# [MATERIAL FOR THIS TASK]
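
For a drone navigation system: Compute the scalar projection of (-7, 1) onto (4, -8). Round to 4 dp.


u.v = -36, |v| = sqrt(80) = 8.9443
Scalar projection = u.v / |v| = -36 / sqrt(80) = -4.0249

-4.0249


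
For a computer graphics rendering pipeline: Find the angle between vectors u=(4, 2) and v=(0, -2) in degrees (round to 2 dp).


u.v = -4, |u| = sqrt(20) = 4.4721, |v| = sqrt(4) = 2
cos(theta) = u.v/(|u||v|) = -4/sqrt(80) = -0.447214
theta = acos(-0.447214) = 116.57 degrees

116.57 degrees


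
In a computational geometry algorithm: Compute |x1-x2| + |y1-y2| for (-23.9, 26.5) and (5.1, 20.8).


|(-23.9)-5.1| + |26.5-20.8| = 29 + 5.7 = 34.7

34.7


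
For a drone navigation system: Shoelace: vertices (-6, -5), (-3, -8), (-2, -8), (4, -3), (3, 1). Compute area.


Shoelace sum: ((-6)*(-8) - (-3)*(-5)) + ((-3)*(-8) - (-2)*(-8)) + ((-2)*(-3) - 4*(-8)) + (4*1 - 3*(-3)) + (3*(-5) - (-6)*1)
= 83
Area = |83|/2 = 41.5

41.5


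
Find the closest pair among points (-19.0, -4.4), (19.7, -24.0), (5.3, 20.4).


d(P0,P1) = 43.3803, d(P0,P2) = 34.7207, d(P1,P2) = 46.6768
Closest: P0 and P2

Closest pair: (-19.0, -4.4) and (5.3, 20.4), distance = 34.7207


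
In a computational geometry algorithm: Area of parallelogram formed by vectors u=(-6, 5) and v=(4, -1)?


|u x v| = |(-6)*(-1) - 5*4|
= |6 - 20| = 14

14


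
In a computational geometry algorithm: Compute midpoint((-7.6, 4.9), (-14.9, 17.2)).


M = (((-7.6)+(-14.9))/2, (4.9+17.2)/2)
= (-11.25, 11.05)

(-11.25, 11.05)


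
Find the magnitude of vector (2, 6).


|u| = sqrt(2^2 + 6^2) = sqrt(40) = 6.3246

6.3246


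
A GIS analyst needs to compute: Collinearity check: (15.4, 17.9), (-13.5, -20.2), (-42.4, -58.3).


Cross product: ((-13.5)-15.4)*((-58.3)-17.9) - ((-20.2)-17.9)*((-42.4)-15.4)
= 0

Yes, collinear


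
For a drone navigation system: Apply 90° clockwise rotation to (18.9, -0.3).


90° CW: (x,y) -> (y, -x)
(18.9,-0.3) -> (-0.3, -18.9)

(-0.3, -18.9)


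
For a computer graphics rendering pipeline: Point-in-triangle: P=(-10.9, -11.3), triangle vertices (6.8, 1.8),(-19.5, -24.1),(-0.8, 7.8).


Cross products: AB x AP = -113.9, BC x BP = -34.98, CA x CP = -205.76
All same sign? yes

Yes, inside


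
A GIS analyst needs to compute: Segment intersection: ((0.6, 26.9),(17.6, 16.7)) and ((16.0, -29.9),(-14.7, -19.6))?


Cross products: d1=-1585.14, d2=-1447.1, d3=-808.52, d4=-946.56
d1*d2 < 0 and d3*d4 < 0? no

No, they don't intersect


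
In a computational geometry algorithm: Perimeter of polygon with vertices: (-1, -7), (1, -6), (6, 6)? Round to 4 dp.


Sides: (-1, -7)->(1, -6): sqrt(5) = 2.236068, (1, -6)->(6, 6): sqrt(169) = 13, (6, 6)->(-1, -7): sqrt(218) = 14.764823
Sum = 30.000891
Perimeter = 30.0009

30.0009


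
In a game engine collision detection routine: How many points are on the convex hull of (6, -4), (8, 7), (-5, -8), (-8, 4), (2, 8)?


Convex hull vertices (CCW): (-8, 4), (-5, -8), (6, -4), (8, 7), (2, 8)
Count = 5

5


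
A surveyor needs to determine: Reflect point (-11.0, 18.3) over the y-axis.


Reflection over y-axis: (x,y) -> (-x,y)
(-11, 18.3) -> (11, 18.3)

(11, 18.3)


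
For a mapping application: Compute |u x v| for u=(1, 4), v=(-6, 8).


|u x v| = |1*8 - 4*(-6)|
= |8 - (-24)| = 32

32


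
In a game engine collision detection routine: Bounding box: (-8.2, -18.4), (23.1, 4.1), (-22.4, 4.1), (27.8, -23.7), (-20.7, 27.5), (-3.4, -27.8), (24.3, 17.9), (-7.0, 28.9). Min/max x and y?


x range: [-22.4, 27.8]
y range: [-27.8, 28.9]
Bounding box: (-22.4,-27.8) to (27.8,28.9)

(-22.4,-27.8) to (27.8,28.9)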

# [WHAT IS NEEDED]
Once you have read the records, repeat them all exactly.

# [RESULT]
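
For a drone navigation system: Compute the scalar projection of (-7, 1) onto (4, -8). Round to 4 dp.


u.v = -36, |v| = sqrt(80) = 8.9443
Scalar projection = u.v / |v| = -36 / sqrt(80) = -4.0249

-4.0249


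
For a computer graphics rendering pipeline: Find the angle between vectors u=(4, 2) and v=(0, -2) in degrees (round to 2 dp).


u.v = -4, |u| = sqrt(20) = 4.4721, |v| = sqrt(4) = 2
cos(theta) = u.v/(|u||v|) = -4/sqrt(80) = -0.447214
theta = acos(-0.447214) = 116.57 degrees

116.57 degrees


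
In a computational geometry algorithm: Compute |x1-x2| + |y1-y2| for (-23.9, 26.5) and (5.1, 20.8).


|(-23.9)-5.1| + |26.5-20.8| = 29 + 5.7 = 34.7

34.7


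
For a drone navigation system: Shoelace: vertices (-6, -5), (-3, -8), (-2, -8), (4, -3), (3, 1). Compute area.


Shoelace sum: ((-6)*(-8) - (-3)*(-5)) + ((-3)*(-8) - (-2)*(-8)) + ((-2)*(-3) - 4*(-8)) + (4*1 - 3*(-3)) + (3*(-5) - (-6)*1)
= 83
Area = |83|/2 = 41.5

41.5


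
Find the closest pair among points (-19.0, -4.4), (19.7, -24.0), (5.3, 20.4).


d(P0,P1) = 43.3803, d(P0,P2) = 34.7207, d(P1,P2) = 46.6768
Closest: P0 and P2

Closest pair: (-19.0, -4.4) and (5.3, 20.4), distance = 34.7207


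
In a computational geometry algorithm: Area of parallelogram formed by vectors u=(-6, 5) and v=(4, -1)?


|u x v| = |(-6)*(-1) - 5*4|
= |6 - 20| = 14

14


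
In a computational geometry algorithm: Compute midpoint((-7.6, 4.9), (-14.9, 17.2)).


M = (((-7.6)+(-14.9))/2, (4.9+17.2)/2)
= (-11.25, 11.05)

(-11.25, 11.05)


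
Find the magnitude of vector (2, 6).


|u| = sqrt(2^2 + 6^2) = sqrt(40) = 6.3246

6.3246


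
A GIS analyst needs to compute: Collinearity check: (15.4, 17.9), (-13.5, -20.2), (-42.4, -58.3).


Cross product: ((-13.5)-15.4)*((-58.3)-17.9) - ((-20.2)-17.9)*((-42.4)-15.4)
= 0

Yes, collinear


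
For a drone navigation system: Apply 90° clockwise rotation to (18.9, -0.3).


90° CW: (x,y) -> (y, -x)
(18.9,-0.3) -> (-0.3, -18.9)

(-0.3, -18.9)


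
For a computer graphics rendering pipeline: Point-in-triangle: P=(-10.9, -11.3), triangle vertices (6.8, 1.8),(-19.5, -24.1),(-0.8, 7.8).


Cross products: AB x AP = -113.9, BC x BP = -34.98, CA x CP = -205.76
All same sign? yes

Yes, inside


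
A GIS analyst needs to compute: Segment intersection: ((0.6, 26.9),(17.6, 16.7)) and ((16.0, -29.9),(-14.7, -19.6))?


Cross products: d1=-1585.14, d2=-1447.1, d3=-808.52, d4=-946.56
d1*d2 < 0 and d3*d4 < 0? no

No, they don't intersect


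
In a computational geometry algorithm: Perimeter of polygon with vertices: (-1, -7), (1, -6), (6, 6)? Round to 4 dp.


Sides: (-1, -7)->(1, -6): sqrt(5) = 2.236068, (1, -6)->(6, 6): sqrt(169) = 13, (6, 6)->(-1, -7): sqrt(218) = 14.764823
Sum = 30.000891
Perimeter = 30.0009

30.0009


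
In a game engine collision detection routine: How many points are on the convex hull of (6, -4), (8, 7), (-5, -8), (-8, 4), (2, 8)?


Convex hull vertices (CCW): (-8, 4), (-5, -8), (6, -4), (8, 7), (2, 8)
Count = 5

5


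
A surveyor needs to determine: Reflect point (-11.0, 18.3) over the y-axis.


Reflection over y-axis: (x,y) -> (-x,y)
(-11, 18.3) -> (11, 18.3)

(11, 18.3)


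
For a mapping application: Compute |u x v| for u=(1, 4), v=(-6, 8).


|u x v| = |1*8 - 4*(-6)|
= |8 - (-24)| = 32

32


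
In a game engine collision detection routine: Bounding box: (-8.2, -18.4), (23.1, 4.1), (-22.4, 4.1), (27.8, -23.7), (-20.7, 27.5), (-3.4, -27.8), (24.3, 17.9), (-7.0, 28.9). Min/max x and y?


x range: [-22.4, 27.8]
y range: [-27.8, 28.9]
Bounding box: (-22.4,-27.8) to (27.8,28.9)

(-22.4,-27.8) to (27.8,28.9)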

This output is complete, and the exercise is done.